#### [Problem]
Reproduce only the top of the records, down to and including the line containing "Slicing parameters: layer_height: 0.32mm".

** Source material follows **

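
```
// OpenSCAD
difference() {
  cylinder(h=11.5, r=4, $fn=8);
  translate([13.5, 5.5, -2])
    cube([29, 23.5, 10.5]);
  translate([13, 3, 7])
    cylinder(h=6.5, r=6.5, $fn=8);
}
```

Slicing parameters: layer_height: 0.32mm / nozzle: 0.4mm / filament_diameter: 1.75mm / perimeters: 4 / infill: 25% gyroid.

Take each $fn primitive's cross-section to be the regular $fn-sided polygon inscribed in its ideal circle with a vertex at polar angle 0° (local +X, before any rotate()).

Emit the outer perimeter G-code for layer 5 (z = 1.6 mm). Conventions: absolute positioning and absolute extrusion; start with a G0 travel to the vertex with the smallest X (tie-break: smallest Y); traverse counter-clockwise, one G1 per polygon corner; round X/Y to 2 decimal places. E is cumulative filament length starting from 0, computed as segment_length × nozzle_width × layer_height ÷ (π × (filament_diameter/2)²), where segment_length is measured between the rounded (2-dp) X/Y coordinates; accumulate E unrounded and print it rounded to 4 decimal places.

At z = 1.6 mm: the cylinder: section is a regular 8-gon, circumradius r=4; the 29×23.5 cube at (13.5, 5.5) contributes its full rectangle; the cylinder at (13, 3) is absent (z outside [7, 13.5]); Taking the first minus the rest: starting from the r=4 cylinder, the 29×23.5 cube at (13.5, 5.5) misses the remaining region (no effect) — 1 connected region. The outline is a single polygon with 8 vertices. Extrusion per mm of travel: 0.4 × 0.32 / (π × 0.875²) = 0.053216. Accumulating E over each segment gives final E = 1.3037.

G0 X-4.00 Y0.00 Z1.60
G1 X-2.83 Y-2.83 E0.1630
G1 X0.00 Y-4.00 E0.3259
G1 X2.83 Y-2.83 E0.4889
G1 X4.00 Y0.00 E0.6519
G1 X2.83 Y2.83 E0.8148
G1 X0.00 Y4.00 E0.9778
G1 X-2.83 Y2.83 E1.1408
G1 X-4.00 Y0.00 E1.3037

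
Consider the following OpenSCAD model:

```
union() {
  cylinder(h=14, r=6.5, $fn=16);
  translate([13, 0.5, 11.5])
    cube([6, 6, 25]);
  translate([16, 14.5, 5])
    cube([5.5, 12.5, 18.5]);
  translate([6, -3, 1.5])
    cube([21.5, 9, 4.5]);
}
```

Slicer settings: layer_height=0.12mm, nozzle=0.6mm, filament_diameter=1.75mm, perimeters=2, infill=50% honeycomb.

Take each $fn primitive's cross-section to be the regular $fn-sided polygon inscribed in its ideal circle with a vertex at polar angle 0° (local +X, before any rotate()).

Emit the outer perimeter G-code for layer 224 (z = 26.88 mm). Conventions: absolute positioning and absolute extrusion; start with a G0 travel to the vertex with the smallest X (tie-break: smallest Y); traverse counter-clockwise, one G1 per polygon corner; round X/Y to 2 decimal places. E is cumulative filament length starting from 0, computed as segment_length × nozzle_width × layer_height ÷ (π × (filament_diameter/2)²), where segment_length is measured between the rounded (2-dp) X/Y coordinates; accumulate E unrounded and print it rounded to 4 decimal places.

G0 X13.00 Y0.50 Z26.88
G1 X19.00 Y0.50 E0.1796
G1 X19.00 Y6.50 E0.3592
G1 X13.00 Y6.50 E0.5388
G1 X13.00 Y0.50 E0.7184

At z = 26.88 mm: the cylinder does not reach this height (z outside [0, 14]); the cube at (13, 0.5) is present — its section is the full 6×6 rectangle; the cube at (16, 14.5) is absent (z outside [5, 23.5]); the cube at (6, -3) is not intersected at this z (z outside [1.5, 6]); Combining (union): only the 6×6 cube at (13, 0.5) is present, so the union is just that shape — 1 connected region. The outline is a single polygon with 4 vertices. Extrusion per mm of travel: 0.6 × 0.12 / (π × 0.875²) = 0.029934. Accumulating E over each segment gives final E = 0.7184.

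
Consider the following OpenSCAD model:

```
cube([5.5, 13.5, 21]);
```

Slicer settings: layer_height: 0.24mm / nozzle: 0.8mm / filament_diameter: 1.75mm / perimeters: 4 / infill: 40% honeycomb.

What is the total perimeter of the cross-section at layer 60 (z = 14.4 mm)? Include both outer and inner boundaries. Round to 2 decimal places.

38.00 mm

At z = 14.4 mm: the 5.5×13.5 cube contributes its full rectangle (perimeter 38.00 mm). Overall, the cross-section is a single solid region. Total boundary length (outer) = 38.00 mm.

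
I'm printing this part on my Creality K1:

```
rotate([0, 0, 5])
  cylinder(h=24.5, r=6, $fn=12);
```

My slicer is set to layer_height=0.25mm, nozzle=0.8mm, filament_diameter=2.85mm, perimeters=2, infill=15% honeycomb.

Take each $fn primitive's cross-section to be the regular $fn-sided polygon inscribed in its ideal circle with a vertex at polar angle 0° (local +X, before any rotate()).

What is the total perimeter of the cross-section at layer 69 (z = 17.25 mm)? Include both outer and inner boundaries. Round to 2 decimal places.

At z = 17.25 mm: the cylinder: section is a regular 12-gon, circumradius r=6 (perimeter = 2·12·6.000·sin(180°/12) = 37.27 mm); (whole slice rotated 5° about Z — lengths, areas and connectivity unchanged). Overall, the cross-section is a single solid region. Total boundary length (outer) = 37.27 mm.

37.27 mm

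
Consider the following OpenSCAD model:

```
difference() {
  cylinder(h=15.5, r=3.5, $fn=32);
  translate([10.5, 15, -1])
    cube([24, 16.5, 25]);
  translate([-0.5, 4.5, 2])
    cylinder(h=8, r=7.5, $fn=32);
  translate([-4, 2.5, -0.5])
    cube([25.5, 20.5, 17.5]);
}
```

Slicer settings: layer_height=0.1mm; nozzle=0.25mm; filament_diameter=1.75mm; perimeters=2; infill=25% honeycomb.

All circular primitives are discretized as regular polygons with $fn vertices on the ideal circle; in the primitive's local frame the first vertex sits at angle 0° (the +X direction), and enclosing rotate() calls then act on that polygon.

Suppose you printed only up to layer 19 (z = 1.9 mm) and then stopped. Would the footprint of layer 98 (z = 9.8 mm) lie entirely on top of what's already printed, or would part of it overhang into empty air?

Compare the two slices. At z = 1.9: the r=3.5 cylinder gives a regular 32-gon of circumradius 3.5 (constant along its height) (area = (32/2)·3.500²·sin(360°/32) = 38.24 mm²); the cube at (10.5, 15) (footprint 24×16.5) is included at this height (area 396.00 mm²); the cylinder at (-0.5, 4.5) is absent (z outside [2, 10]); the 25.5×20.5 cube at (-4, 2.5) contributes its full rectangle (area 522.75 mm²); Taking the first minus the rest: starting from the r=3.5 cylinder (38.24 mm²), the 24×16.5 cube at (10.5, 15) misses the remaining region (no effect); the 25.5×20.5 cube at (-4, 2.5) partially overlaps it — only the 3.31 mm² overlap (of its 522.75 mm²) is removed, clipping the outline — area = 34.93 mm². At z = 9.8: the r=3.5 cylinder contributes a regular 32-gon of circumradius 3.5 (area = (32/2)·3.500²·sin(360°/32) = 38.24 mm²); the cube at (10.5, 15) is present — its section is the full 24×16.5 rectangle (area 396.00 mm²); the r=7.5 cylinder at (-0.5, 4.5) gives a regular 32-gon of circumradius 7.5 (constant along its height) (area = (32/2)·7.500²·sin(360°/32) = 175.58 mm²); the 25.5×20.5 cube at (-4, 2.5) contributes its full rectangle (area 522.75 mm²); After the difference (first − rest): starting from the r=3.5 cylinder (38.24 mm²), the 24×16.5 cube at (10.5, 15) misses the remaining region (no effect); the r=7.5 cylinder at (-0.5, 4.5) partially overlaps it — only the 36.46 mm² overlap (of its 175.58 mm²) is removed, clipping the outline; the 25.5×20.5 cube at (-4, 2.5) misses the remaining region (no effect) — area = 1.78 mm². Checking containment: the cross-section at z = 9.8 is a subset of the cross-section at z = 1.9.

entirely on top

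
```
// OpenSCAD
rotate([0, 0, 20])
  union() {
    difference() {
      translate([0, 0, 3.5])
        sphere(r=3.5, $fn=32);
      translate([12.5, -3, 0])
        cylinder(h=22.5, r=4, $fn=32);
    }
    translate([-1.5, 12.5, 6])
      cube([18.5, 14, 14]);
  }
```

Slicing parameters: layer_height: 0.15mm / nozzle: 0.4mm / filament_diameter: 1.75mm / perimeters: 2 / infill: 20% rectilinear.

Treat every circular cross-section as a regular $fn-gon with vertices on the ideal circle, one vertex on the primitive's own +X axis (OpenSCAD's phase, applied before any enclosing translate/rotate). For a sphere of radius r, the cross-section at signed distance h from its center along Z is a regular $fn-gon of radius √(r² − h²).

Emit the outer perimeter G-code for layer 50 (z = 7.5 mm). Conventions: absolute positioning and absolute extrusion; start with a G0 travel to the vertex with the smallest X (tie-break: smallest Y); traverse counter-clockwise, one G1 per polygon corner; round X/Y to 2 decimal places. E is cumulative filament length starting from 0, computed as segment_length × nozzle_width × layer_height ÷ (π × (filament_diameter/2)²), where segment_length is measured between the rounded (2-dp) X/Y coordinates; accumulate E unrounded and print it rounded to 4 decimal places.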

** End of Source material **

#### [Response area]
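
```
// OpenSCAD
difference() {
  cylinder(h=11.5, r=4, $fn=8);
  translate([13.5, 5.5, -2])
    cube([29, 23.5, 10.5]);
  translate([13, 3, 7])
    cylinder(h=6.5, r=6.5, $fn=8);
}
```

Slicing parameters: layer_height: 0.32mm / nozzle: 0.4mm / filament_diameter: 1.75mm / perimeters: 4 / infill: 25% gyroid.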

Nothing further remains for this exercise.